◆ Task prompt
The records below are to be duplicated character for character.

Information shown section start

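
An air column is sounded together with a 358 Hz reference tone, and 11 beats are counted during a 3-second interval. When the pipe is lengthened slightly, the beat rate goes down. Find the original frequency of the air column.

361.6667 Hz

Beat frequency = 11/3 = 3.6667 Hz.
|f − 358| = 3.6667, so the air column was at either 354.3333 Hz or 361.6667 Hz.
A longer pipe has a lower fundamental; the adjustment lowers the air column's frequency.
The beat rate fell, so the adjustment moved the air column toward 358 Hz — it must have started above the reference.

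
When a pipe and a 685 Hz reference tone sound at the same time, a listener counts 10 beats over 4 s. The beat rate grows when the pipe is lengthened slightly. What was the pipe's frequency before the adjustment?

Beat frequency = 10/4 = 2.5 Hz.
|f − 685| = 2.5, so the pipe was at either 682.5 Hz or 687.5 Hz.
A longer pipe has a lower fundamental; the adjustment lowers the pipe's frequency.
The beat rate rose, so the adjustment moved the pipe further from 685 Hz — it was already below the reference.

682.5 Hz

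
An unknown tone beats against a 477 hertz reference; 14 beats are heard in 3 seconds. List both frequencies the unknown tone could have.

472.3333 Hz or 481.6667 Hz

Beat frequency = 14/3 = 4.6667 Hz.
|f − 477| = 4.6667, so f = 477 ± 4.6667.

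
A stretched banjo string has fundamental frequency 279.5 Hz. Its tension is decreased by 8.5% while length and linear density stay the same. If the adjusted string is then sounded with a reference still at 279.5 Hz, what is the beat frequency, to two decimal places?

For a string, f ∝ √T, so the new frequency is 279.5·√0.915 = 267.3575 Hz.
f_beat = |267.3575 − 279.5| = 12.14 Hz.

12.14 Hz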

Information shown section end

◆ Response to the exercise
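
An air column is sounded together with a 358 Hz reference tone, and 11 beats are counted during a 3-second interval. When the pipe is lengthened slightly, the beat rate goes down. Find the original frequency of the air column.

361.6667 Hz

Beat frequency = 11/3 = 3.6667 Hz.
|f − 358| = 3.6667, so the air column was at either 354.3333 Hz or 361.6667 Hz.
A longer pipe has a lower fundamental; the adjustment lowers the air column's frequency.
The beat rate fell, so the adjustment moved the air column toward 358 Hz — it must have started above the reference.

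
When a pipe and a 685 Hz reference tone sound at the same time, a listener counts 10 beats over 4 s. The beat rate grows when the pipe is lengthened slightly. What was the pipe's frequency before the adjustment?

Beat frequency = 10/4 = 2.5 Hz.
|f − 685| = 2.5, so the pipe was at either 682.5 Hz or 687.5 Hz.
A longer pipe has a lower fundamental; the adjustment lowers the pipe's frequency.
The beat rate rose, so the adjustment moved the pipe further from 685 Hz — it was already below the reference.

682.5 Hz

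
An unknown tone beats against a 477 hertz reference; 14 beats are heard in 3 seconds. List both frequencies the unknown tone could have.

472.3333 Hz or 481.6667 Hz

Beat frequency = 14/3 = 4.6667 Hz.
|f − 477| = 4.6667, so f = 477 ± 4.6667.

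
A stretched banjo string has fundamental frequency 279.5 Hz. Its tension is decreased by 8.5% while length and linear density stay the same. If the adjusted string is then sounded with a reference still at 279.5 Hz, what is the beat frequency, to two decimal places?

For a string, f ∝ √T, so the new frequency is 279.5·√0.915 = 267.3575 Hz.
f_beat = |267.3575 − 279.5| = 12.14 Hz.

12.14 Hz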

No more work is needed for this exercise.